### WORK TASK
In the entries that follow, how many lines include "metric"? Give the number and nothing else.

### SUPPLIED DATA
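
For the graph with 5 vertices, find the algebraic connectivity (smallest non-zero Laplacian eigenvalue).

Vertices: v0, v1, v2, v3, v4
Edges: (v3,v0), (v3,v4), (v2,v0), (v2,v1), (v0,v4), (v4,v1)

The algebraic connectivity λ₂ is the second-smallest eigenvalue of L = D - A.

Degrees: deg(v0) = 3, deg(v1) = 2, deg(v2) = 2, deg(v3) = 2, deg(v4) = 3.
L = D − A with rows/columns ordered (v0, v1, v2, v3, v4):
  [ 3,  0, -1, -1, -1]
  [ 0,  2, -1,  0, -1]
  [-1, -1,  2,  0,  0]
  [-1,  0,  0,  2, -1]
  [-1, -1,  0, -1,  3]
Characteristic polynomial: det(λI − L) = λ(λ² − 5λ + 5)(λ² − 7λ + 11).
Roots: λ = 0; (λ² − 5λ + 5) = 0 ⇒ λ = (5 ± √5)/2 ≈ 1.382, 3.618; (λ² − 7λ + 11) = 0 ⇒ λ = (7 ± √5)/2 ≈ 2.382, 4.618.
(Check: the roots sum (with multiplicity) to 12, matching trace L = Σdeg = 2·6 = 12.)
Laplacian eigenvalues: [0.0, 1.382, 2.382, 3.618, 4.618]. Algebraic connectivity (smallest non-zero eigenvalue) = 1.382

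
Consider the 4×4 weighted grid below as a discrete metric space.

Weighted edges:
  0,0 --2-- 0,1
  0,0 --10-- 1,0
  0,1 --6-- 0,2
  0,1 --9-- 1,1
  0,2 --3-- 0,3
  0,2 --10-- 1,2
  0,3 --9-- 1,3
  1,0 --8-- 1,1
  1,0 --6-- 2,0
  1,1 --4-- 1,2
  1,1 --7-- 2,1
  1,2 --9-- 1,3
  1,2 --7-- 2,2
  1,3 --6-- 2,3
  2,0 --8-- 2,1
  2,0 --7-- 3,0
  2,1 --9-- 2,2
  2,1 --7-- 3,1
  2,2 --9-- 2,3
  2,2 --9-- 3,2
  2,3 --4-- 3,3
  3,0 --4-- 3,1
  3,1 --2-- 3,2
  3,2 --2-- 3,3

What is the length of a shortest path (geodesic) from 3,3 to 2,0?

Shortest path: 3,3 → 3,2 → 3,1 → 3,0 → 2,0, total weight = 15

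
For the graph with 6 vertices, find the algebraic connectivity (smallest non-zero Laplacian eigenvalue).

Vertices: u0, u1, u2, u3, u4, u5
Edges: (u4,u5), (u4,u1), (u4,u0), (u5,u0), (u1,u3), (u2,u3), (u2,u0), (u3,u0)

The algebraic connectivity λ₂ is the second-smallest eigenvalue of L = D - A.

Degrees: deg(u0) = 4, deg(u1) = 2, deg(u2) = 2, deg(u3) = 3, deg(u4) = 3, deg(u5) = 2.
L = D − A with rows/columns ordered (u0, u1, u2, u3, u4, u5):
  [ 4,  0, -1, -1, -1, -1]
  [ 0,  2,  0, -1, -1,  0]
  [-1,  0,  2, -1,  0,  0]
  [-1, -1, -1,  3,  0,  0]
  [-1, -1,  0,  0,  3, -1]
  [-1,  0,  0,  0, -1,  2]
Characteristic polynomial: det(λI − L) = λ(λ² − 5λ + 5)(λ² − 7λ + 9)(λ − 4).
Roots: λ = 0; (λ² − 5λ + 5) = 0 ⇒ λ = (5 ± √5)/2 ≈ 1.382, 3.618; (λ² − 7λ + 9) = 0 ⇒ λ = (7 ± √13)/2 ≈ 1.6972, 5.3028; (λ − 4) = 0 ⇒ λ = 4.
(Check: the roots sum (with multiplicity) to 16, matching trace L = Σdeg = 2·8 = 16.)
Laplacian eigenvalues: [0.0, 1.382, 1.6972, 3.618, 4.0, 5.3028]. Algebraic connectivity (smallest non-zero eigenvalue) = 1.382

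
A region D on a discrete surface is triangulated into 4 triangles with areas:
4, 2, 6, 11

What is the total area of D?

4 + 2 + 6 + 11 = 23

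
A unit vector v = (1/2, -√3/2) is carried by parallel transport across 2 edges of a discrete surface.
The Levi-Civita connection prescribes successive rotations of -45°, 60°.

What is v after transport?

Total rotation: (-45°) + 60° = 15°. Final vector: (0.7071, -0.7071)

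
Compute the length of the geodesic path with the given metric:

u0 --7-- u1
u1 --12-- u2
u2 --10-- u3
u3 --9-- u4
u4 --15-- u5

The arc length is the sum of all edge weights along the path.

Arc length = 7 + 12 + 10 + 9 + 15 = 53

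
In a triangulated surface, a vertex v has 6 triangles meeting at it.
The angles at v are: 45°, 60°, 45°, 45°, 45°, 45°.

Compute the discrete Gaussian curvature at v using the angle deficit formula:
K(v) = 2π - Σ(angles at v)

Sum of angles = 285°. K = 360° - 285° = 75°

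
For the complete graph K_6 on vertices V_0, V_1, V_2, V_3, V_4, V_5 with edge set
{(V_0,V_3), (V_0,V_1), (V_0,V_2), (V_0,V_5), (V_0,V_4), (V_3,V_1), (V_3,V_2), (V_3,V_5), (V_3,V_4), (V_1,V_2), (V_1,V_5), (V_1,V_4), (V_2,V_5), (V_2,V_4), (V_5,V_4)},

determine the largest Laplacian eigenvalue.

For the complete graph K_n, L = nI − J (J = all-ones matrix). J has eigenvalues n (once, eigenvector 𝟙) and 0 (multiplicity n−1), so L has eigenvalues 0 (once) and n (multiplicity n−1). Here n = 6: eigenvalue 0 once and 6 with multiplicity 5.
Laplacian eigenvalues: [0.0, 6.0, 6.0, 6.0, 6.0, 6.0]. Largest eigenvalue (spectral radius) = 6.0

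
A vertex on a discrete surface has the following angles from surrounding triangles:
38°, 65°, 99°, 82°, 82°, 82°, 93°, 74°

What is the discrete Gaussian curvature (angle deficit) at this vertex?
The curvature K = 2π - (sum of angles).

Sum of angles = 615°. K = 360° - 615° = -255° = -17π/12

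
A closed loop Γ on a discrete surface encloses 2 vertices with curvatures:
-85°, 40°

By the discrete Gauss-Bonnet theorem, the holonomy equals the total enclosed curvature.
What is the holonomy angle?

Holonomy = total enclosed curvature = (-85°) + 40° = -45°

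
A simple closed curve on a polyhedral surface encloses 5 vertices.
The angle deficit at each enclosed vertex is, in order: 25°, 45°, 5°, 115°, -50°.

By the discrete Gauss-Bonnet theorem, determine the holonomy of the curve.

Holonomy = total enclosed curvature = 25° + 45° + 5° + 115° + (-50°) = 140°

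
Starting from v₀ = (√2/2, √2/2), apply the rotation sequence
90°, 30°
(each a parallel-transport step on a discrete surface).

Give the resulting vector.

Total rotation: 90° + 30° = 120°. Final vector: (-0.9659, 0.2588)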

---

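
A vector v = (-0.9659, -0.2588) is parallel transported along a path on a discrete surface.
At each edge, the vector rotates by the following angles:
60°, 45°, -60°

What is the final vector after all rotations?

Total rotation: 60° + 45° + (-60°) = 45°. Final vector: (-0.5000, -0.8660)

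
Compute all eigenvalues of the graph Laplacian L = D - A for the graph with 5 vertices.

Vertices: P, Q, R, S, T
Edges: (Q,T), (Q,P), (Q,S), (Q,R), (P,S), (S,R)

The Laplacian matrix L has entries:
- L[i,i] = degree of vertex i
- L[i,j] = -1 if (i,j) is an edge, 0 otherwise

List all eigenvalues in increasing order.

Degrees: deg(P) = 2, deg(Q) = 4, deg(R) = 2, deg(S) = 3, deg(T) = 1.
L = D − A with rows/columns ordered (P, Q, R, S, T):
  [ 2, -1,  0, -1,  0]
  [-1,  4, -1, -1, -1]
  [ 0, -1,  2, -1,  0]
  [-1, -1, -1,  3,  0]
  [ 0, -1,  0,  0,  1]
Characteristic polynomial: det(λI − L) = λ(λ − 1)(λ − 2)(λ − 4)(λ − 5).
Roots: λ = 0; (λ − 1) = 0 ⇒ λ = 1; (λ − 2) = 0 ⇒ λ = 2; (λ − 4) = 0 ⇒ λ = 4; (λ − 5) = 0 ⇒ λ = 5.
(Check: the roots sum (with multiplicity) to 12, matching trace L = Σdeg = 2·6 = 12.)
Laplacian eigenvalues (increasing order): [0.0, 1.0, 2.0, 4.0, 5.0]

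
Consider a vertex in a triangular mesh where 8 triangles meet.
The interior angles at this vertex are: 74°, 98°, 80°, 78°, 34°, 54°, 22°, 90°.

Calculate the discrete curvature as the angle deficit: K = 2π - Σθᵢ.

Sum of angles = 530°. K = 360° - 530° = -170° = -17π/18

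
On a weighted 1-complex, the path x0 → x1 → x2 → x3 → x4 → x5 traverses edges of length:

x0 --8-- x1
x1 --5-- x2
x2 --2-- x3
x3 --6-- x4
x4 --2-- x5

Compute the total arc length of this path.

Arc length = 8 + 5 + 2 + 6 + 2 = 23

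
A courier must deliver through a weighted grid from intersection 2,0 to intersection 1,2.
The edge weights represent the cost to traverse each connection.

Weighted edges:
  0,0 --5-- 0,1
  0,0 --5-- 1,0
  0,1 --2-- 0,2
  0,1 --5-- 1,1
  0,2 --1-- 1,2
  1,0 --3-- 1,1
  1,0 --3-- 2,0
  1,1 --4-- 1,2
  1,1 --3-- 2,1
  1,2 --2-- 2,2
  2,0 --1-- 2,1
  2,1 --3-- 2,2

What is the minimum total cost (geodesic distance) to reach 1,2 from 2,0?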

### SOLUTION FOR THIS EXERCISE
2